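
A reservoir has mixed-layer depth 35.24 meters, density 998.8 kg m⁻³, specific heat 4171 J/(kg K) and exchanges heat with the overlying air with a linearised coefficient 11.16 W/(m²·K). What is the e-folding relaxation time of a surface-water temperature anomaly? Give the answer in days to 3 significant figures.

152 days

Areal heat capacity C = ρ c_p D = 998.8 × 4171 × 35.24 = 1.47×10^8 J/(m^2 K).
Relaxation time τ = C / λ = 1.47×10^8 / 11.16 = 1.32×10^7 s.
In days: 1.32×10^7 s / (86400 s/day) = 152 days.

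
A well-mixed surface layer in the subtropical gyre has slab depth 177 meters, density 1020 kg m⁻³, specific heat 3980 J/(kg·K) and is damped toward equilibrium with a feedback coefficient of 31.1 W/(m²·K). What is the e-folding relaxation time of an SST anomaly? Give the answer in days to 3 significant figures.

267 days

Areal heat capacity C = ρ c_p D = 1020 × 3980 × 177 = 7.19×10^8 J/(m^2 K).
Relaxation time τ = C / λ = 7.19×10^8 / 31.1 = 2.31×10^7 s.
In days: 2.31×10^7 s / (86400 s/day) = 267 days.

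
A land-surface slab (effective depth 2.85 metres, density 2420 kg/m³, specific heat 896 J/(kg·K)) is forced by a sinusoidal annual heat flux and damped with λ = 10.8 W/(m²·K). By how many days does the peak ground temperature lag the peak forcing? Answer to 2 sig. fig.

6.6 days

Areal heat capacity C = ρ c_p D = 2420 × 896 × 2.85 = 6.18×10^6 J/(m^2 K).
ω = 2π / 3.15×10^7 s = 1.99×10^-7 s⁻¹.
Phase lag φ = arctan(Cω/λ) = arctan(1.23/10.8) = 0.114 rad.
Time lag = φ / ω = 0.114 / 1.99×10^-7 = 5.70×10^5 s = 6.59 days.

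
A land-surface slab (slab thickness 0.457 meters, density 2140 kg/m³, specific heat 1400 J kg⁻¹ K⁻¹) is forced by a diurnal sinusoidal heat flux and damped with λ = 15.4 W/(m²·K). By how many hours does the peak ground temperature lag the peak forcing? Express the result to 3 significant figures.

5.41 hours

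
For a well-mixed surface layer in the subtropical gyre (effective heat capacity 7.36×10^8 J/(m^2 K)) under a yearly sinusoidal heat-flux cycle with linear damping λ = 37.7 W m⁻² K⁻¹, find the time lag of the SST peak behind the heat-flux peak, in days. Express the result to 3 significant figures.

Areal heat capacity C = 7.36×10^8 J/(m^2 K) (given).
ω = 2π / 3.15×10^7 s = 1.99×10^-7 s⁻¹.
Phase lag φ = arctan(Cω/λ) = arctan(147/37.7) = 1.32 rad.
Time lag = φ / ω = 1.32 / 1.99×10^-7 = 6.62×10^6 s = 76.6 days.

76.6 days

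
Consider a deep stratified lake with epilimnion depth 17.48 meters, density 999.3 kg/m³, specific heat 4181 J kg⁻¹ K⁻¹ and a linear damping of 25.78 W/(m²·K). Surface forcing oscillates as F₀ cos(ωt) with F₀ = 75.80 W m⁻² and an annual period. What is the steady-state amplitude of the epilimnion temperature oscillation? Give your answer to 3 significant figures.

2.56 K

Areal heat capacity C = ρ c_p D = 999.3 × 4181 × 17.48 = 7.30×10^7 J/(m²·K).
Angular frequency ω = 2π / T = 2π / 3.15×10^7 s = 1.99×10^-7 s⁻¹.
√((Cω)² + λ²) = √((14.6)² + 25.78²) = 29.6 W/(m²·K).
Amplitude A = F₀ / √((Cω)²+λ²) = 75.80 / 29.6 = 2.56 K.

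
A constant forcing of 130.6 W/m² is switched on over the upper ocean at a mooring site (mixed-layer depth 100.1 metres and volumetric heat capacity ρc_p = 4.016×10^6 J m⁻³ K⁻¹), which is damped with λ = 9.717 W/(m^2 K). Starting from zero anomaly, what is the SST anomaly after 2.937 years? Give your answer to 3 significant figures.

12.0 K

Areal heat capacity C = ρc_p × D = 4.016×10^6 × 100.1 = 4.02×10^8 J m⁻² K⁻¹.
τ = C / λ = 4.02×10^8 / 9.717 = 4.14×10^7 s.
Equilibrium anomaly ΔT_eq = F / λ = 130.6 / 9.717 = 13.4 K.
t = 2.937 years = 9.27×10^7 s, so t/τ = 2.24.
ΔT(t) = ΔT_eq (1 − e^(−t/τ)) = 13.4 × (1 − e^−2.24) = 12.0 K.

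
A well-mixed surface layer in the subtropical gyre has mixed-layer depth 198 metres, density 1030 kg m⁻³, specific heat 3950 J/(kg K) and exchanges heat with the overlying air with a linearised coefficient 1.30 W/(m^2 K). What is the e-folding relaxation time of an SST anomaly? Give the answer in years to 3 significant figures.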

- _ACTION ITEM_:
Retype all of the listing exactly, leaving out no line.

- _COMPLETED EXERCISE_:
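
A reservoir has mixed-layer depth 35.24 meters, density 998.8 kg m⁻³, specific heat 4171 J/(kg K) and exchanges heat with the overlying air with a linearised coefficient 11.16 W/(m²·K). What is the e-folding relaxation time of a surface-water temperature anomaly? Give the answer in days to 3 significant figures.

152 days

Areal heat capacity C = ρ c_p D = 998.8 × 4171 × 35.24 = 1.47×10^8 J/(m^2 K).
Relaxation time τ = C / λ = 1.47×10^8 / 11.16 = 1.32×10^7 s.
In days: 1.32×10^7 s / (86400 s/day) = 152 days.

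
A well-mixed surface layer in the subtropical gyre has slab depth 177 meters, density 1020 kg m⁻³, specific heat 3980 J/(kg·K) and is damped toward equilibrium with a feedback coefficient of 31.1 W/(m²·K). What is the e-folding relaxation time of an SST anomaly? Give the answer in days to 3 significant figures.

267 days

Areal heat capacity C = ρ c_p D = 1020 × 3980 × 177 = 7.19×10^8 J/(m^2 K).
Relaxation time τ = C / λ = 7.19×10^8 / 31.1 = 2.31×10^7 s.
In days: 2.31×10^7 s / (86400 s/day) = 267 days.

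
A land-surface slab (effective depth 2.85 metres, density 2420 kg/m³, specific heat 896 J/(kg·K)) is forced by a sinusoidal annual heat flux and damped with λ = 10.8 W/(m²·K). By how many days does the peak ground temperature lag the peak forcing? Answer to 2 sig. fig.

6.6 days

Areal heat capacity C = ρ c_p D = 2420 × 896 × 2.85 = 6.18×10^6 J/(m^2 K).
ω = 2π / 3.15×10^7 s = 1.99×10^-7 s⁻¹.
Phase lag φ = arctan(Cω/λ) = arctan(1.23/10.8) = 0.114 rad.
Time lag = φ / ω = 0.114 / 1.99×10^-7 = 5.70×10^5 s = 6.59 days.

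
A land-surface slab (slab thickness 0.457 meters, density 2140 kg/m³, specific heat 1400 J kg⁻¹ K⁻¹) is forced by a diurnal sinusoidal heat flux and damped with λ = 15.4 W/(m²·K). By how many hours does the peak ground temperature lag the peak forcing? Express the result to 3 significant figures.

5.41 hours

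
For a well-mixed surface layer in the subtropical gyre (effective heat capacity 7.36×10^8 J/(m^2 K)) under a yearly sinusoidal heat-flux cycle with linear damping λ = 37.7 W m⁻² K⁻¹, find the time lag of the SST peak behind the heat-flux peak, in days. Express the result to 3 significant figures.

Areal heat capacity C = 7.36×10^8 J/(m^2 K) (given).
ω = 2π / 3.15×10^7 s = 1.99×10^-7 s⁻¹.
Phase lag φ = arctan(Cω/λ) = arctan(147/37.7) = 1.32 rad.
Time lag = φ / ω = 1.32 / 1.99×10^-7 = 6.62×10^6 s = 76.6 days.

76.6 days

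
Consider a deep stratified lake with epilimnion depth 17.48 meters, density 999.3 kg/m³, specific heat 4181 J kg⁻¹ K⁻¹ and a linear damping of 25.78 W/(m²·K). Surface forcing oscillates as F₀ cos(ωt) with F₀ = 75.80 W m⁻² and an annual period. What is the steady-state amplitude of the epilimnion temperature oscillation? Give your answer to 3 significant figures.

2.56 K

Areal heat capacity C = ρ c_p D = 999.3 × 4181 × 17.48 = 7.30×10^7 J/(m²·K).
Angular frequency ω = 2π / T = 2π / 3.15×10^7 s = 1.99×10^-7 s⁻¹.
√((Cω)² + λ²) = √((14.6)² + 25.78²) = 29.6 W/(m²·K).
Amplitude A = F₀ / √((Cω)²+λ²) = 75.80 / 29.6 = 2.56 K.

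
A constant forcing of 130.6 W/m² is switched on over the upper ocean at a mooring site (mixed-layer depth 100.1 metres and volumetric heat capacity ρc_p = 4.016×10^6 J m⁻³ K⁻¹), which is damped with λ = 9.717 W/(m^2 K). Starting from zero anomaly, what is the SST anomaly after 2.937 years? Give your answer to 3 significant figures.

12.0 K

Areal heat capacity C = ρc_p × D = 4.016×10^6 × 100.1 = 4.02×10^8 J m⁻² K⁻¹.
τ = C / λ = 4.02×10^8 / 9.717 = 4.14×10^7 s.
Equilibrium anomaly ΔT_eq = F / λ = 130.6 / 9.717 = 13.4 K.
t = 2.937 years = 9.27×10^7 s, so t/τ = 2.24.
ΔT(t) = ΔT_eq (1 − e^(−t/τ)) = 13.4 × (1 − e^−2.24) = 12.0 K.

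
A well-mixed surface layer in the subtropical gyre has mixed-layer depth 198 metres, density 1030 kg m⁻³, specific heat 3950 J/(kg K) and exchanges heat with the overlying air with a linearised coefficient 1.30 W/(m^2 K). What is the e-folding relaxation time of an SST anomaly? Give the answer in years to 3 significant figures.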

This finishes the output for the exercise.